Stored items from a collection
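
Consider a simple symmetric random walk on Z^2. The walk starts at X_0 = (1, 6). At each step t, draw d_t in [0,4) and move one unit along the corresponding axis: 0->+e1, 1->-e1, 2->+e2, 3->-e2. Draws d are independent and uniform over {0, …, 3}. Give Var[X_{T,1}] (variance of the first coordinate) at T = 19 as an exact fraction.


Outcome values over d=0..3: [1, -1, 0, 0]
Σy = 0, Σy² = 2, M = 4
μ = 0/4 = 0,  σ² = 2/4 − (0)² = 1/2
Independent increments: Var[X_19] = 19·σ² = 19·(1/2) = 19/2

19/2


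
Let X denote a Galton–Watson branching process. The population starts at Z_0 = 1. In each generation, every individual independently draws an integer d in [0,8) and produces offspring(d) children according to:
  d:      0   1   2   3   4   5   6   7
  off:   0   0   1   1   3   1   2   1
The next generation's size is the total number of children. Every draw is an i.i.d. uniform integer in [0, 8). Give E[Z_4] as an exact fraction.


Outcome values over d=0..7: [0, 0, 1, 1, 3, 1, 2, 1]
Σy = 9, Σy² = 17, M = 8
μ = 9/8 = 9/8,  σ² = 17/8 − (9/8)² = 55/64
E[Z_0] = 1
E[Z_1] = 9/8·E[Z_0] = 9/8
E[Z_2] = 9/8·E[Z_1] = 81/64
E[Z_3] = 9/8·E[Z_2] = 729/512
E[Z_4] = 9/8·E[Z_3] = 6561/4096

6561/4096


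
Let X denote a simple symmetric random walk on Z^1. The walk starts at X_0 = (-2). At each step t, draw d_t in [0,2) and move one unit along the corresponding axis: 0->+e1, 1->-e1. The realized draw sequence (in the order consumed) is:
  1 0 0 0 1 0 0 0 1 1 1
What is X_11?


t=0: X=(-2), d=1 → -e1, X_1=(-3)
t=1: X=(-3), d=0 → +e1, X_2=(-2)
t=2: X=(-2), d=0 → +e1, X_3=(-1)
t=3: X=(-1), d=0 → +e1, X_4=(0)
t=4: X=(0), d=1 → -e1, X_5=(-1)
t=5: X=(-1), d=0 → +e1, X_6=(0)
t=6: X=(0), d=0 → +e1, X_7=(1)
t=7: X=(1), d=0 → +e1, X_8=(2)
t=8: X=(2), d=1 → -e1, X_9=(1)
t=9: X=(1), d=1 → -e1, X_10=(0)
t=10: X=(0), d=1 → -e1, X_11=(-1)

(-1)


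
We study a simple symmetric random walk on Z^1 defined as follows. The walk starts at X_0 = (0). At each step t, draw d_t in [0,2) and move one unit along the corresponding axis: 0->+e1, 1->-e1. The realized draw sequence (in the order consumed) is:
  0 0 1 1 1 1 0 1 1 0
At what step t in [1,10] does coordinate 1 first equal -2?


6

t=0: X=(0), d=0 → +e1, X_1=(1)
t=1: X=(1), d=0 → +e1, X_2=(2)
t=2: X=(2), d=1 → -e1, X_3=(1)
t=3: X=(1), d=1 → -e1, X_4=(0)
t=4: X=(0), d=1 → -e1, X_5=(-1)
t=5: X=(-1), d=1 → -e1, X_6=(-2)
t=6: X=(-2), d=0 → +e1, X_7=(-1)
t=7: X=(-1), d=1 → -e1, X_8=(-2)
t=8: X=(-2), d=1 → -e1, X_9=(-3)
t=9: X=(-3), d=0 → +e1, X_10=(-2)


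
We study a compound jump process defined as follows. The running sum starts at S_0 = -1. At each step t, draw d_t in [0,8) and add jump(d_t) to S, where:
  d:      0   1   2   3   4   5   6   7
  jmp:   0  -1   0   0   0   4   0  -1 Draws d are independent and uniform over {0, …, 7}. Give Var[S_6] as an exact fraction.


Outcome values over d=0..7: [0, -1, 0, 0, 0, 4, 0, -1]
Σy = 2, Σy² = 18, M = 8
μ = 2/8 = 1/4,  σ² = 18/8 − (1/4)² = 35/16
Independent increments: Var[S_6] = 6·σ² = 6·(35/16) = 105/8

105/8


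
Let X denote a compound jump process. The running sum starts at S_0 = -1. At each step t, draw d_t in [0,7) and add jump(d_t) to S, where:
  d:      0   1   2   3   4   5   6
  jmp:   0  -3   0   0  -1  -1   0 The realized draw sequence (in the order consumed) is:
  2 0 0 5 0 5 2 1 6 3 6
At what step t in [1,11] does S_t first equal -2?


4

t=0: S=-1, d=2, jump=0, S_1=-1
t=1: S=-1, d=0, jump=0, S_2=-1
t=2: S=-1, d=0, jump=0, S_3=-1
t=3: S=-1, d=5, jump=-1, S_4=-2
t=4: S=-2, d=0, jump=0, S_5=-2
t=5: S=-2, d=5, jump=-1, S_6=-3
t=6: S=-3, d=2, jump=0, S_7=-3
t=7: S=-3, d=1, jump=-3, S_8=-6
t=8: S=-6, d=6, jump=0, S_9=-6
t=9: S=-6, d=3, jump=0, S_10=-6
t=10: S=-6, d=6, jump=0, S_11=-6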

## Exercise goal
Please copy the data in full, character for character.

## Solution for this task
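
Consider a simple symmetric random walk on Z^2. The walk starts at X_0 = (1, 6). At each step t, draw d_t in [0,4) and move one unit along the corresponding axis: 0->+e1, 1->-e1, 2->+e2, 3->-e2. Draws d are independent and uniform over {0, …, 3}. Give Var[X_{T,1}] (variance of the first coordinate) at T = 19 as an exact fraction.


Outcome values over d=0..3: [1, -1, 0, 0]
Σy = 0, Σy² = 2, M = 4
μ = 0/4 = 0,  σ² = 2/4 − (0)² = 1/2
Independent increments: Var[X_19] = 19·σ² = 19·(1/2) = 19/2

19/2


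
Let X denote a Galton–Watson branching process. The population starts at Z_0 = 1. In each generation, every individual independently draws an integer d in [0,8) and produces offspring(d) children according to:
  d:      0   1   2   3   4   5   6   7
  off:   0   0   1   1   3   1   2   1
The next generation's size is the total number of children. Every draw is an i.i.d. uniform integer in [0, 8). Give E[Z_4] as an exact fraction.


Outcome values over d=0..7: [0, 0, 1, 1, 3, 1, 2, 1]
Σy = 9, Σy² = 17, M = 8
μ = 9/8 = 9/8,  σ² = 17/8 − (9/8)² = 55/64
E[Z_0] = 1
E[Z_1] = 9/8·E[Z_0] = 9/8
E[Z_2] = 9/8·E[Z_1] = 81/64
E[Z_3] = 9/8·E[Z_2] = 729/512
E[Z_4] = 9/8·E[Z_3] = 6561/4096

6561/4096


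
Let X denote a simple symmetric random walk on Z^1. The walk starts at X_0 = (-2). At each step t, draw d_t in [0,2) and move one unit along the corresponding axis: 0->+e1, 1->-e1. The realized draw sequence (in the order consumed) is:
  1 0 0 0 1 0 0 0 1 1 1
What is X_11?


t=0: X=(-2), d=1 → -e1, X_1=(-3)
t=1: X=(-3), d=0 → +e1, X_2=(-2)
t=2: X=(-2), d=0 → +e1, X_3=(-1)
t=3: X=(-1), d=0 → +e1, X_4=(0)
t=4: X=(0), d=1 → -e1, X_5=(-1)
t=5: X=(-1), d=0 → +e1, X_6=(0)
t=6: X=(0), d=0 → +e1, X_7=(1)
t=7: X=(1), d=0 → +e1, X_8=(2)
t=8: X=(2), d=1 → -e1, X_9=(1)
t=9: X=(1), d=1 → -e1, X_10=(0)
t=10: X=(0), d=1 → -e1, X_11=(-1)

(-1)


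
We study a simple symmetric random walk on Z^1 defined as follows. The walk starts at X_0 = (0). At each step t, draw d_t in [0,2) and move one unit along the corresponding axis: 0->+e1, 1->-e1. The realized draw sequence (in the order consumed) is:
  0 0 1 1 1 1 0 1 1 0
At what step t in [1,10] does coordinate 1 first equal -2?


6

t=0: X=(0), d=0 → +e1, X_1=(1)
t=1: X=(1), d=0 → +e1, X_2=(2)
t=2: X=(2), d=1 → -e1, X_3=(1)
t=3: X=(1), d=1 → -e1, X_4=(0)
t=4: X=(0), d=1 → -e1, X_5=(-1)
t=5: X=(-1), d=1 → -e1, X_6=(-2)
t=6: X=(-2), d=0 → +e1, X_7=(-1)
t=7: X=(-1), d=1 → -e1, X_8=(-2)
t=8: X=(-2), d=1 → -e1, X_9=(-3)
t=9: X=(-3), d=0 → +e1, X_10=(-2)


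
We study a compound jump process defined as follows. The running sum starts at S_0 = -1. At each step t, draw d_t in [0,8) and add jump(d_t) to S, where:
  d:      0   1   2   3   4   5   6   7
  jmp:   0  -1   0   0   0   4   0  -1 Draws d are independent and uniform over {0, …, 7}. Give Var[S_6] as an exact fraction.


Outcome values over d=0..7: [0, -1, 0, 0, 0, 4, 0, -1]
Σy = 2, Σy² = 18, M = 8
μ = 2/8 = 1/4,  σ² = 18/8 − (1/4)² = 35/16
Independent increments: Var[S_6] = 6·σ² = 6·(35/16) = 105/8

105/8


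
Let X denote a compound jump process. The running sum starts at S_0 = -1. At each step t, draw d_t in [0,7) and add jump(d_t) to S, where:
  d:      0   1   2   3   4   5   6
  jmp:   0  -3   0   0  -1  -1   0 The realized draw sequence (in the order consumed) is:
  2 0 0 5 0 5 2 1 6 3 6
At what step t in [1,11] does S_t first equal -2?


4

t=0: S=-1, d=2, jump=0, S_1=-1
t=1: S=-1, d=0, jump=0, S_2=-1
t=2: S=-1, d=0, jump=0, S_3=-1
t=3: S=-1, d=5, jump=-1, S_4=-2
t=4: S=-2, d=0, jump=0, S_5=-2
t=5: S=-2, d=5, jump=-1, S_6=-3
t=6: S=-3, d=2, jump=0, S_7=-3
t=7: S=-3, d=1, jump=-3, S_8=-6
t=8: S=-6, d=6, jump=0, S_9=-6
t=9: S=-6, d=3, jump=0, S_10=-6
t=10: S=-6, d=6, jump=0, S_11=-6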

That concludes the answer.